**SOURCE MATERIAL**
:::
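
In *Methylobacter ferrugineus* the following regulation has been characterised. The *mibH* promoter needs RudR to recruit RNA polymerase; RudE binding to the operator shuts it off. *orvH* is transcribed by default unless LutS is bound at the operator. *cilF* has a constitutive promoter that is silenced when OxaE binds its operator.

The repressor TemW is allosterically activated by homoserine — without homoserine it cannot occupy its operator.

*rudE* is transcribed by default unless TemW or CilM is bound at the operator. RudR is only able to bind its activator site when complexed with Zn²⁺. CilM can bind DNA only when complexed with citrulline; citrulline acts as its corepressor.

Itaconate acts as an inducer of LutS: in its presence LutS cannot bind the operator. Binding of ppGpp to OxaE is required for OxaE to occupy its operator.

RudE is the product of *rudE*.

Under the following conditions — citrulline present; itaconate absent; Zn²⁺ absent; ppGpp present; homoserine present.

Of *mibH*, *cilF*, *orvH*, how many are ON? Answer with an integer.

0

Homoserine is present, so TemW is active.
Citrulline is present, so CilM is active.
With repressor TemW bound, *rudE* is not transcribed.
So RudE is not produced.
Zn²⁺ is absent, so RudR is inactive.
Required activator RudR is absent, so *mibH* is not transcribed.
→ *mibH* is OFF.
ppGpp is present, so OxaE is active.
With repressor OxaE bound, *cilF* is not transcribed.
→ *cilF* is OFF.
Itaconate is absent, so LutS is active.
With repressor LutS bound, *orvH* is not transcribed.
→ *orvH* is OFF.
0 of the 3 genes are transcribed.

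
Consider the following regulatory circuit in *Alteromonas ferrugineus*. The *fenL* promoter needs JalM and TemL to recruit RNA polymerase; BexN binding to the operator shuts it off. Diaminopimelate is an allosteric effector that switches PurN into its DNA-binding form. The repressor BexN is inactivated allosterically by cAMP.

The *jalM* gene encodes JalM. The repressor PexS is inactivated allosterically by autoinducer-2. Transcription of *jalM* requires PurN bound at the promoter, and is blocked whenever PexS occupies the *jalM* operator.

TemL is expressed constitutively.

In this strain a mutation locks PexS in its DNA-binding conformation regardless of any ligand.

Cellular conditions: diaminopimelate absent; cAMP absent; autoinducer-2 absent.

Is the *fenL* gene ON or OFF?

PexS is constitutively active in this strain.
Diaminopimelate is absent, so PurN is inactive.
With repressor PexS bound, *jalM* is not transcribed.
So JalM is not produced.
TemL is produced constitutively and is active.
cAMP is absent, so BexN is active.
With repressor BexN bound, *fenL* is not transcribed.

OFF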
:::
**WORK INSTRUCTIONS**
Whenever the word "cannot" occurs in a line of the listing above, return that line.

**RESPONSE BELOW**
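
The repressor TemW is allosterically activated by homoserine — without homoserine it cannot occupy its operator.
Itaconate acts as an inducer of LutS: in its presence LutS cannot bind the operator. Binding of ppGpp to OxaE is required for OxaE to occupy its operator.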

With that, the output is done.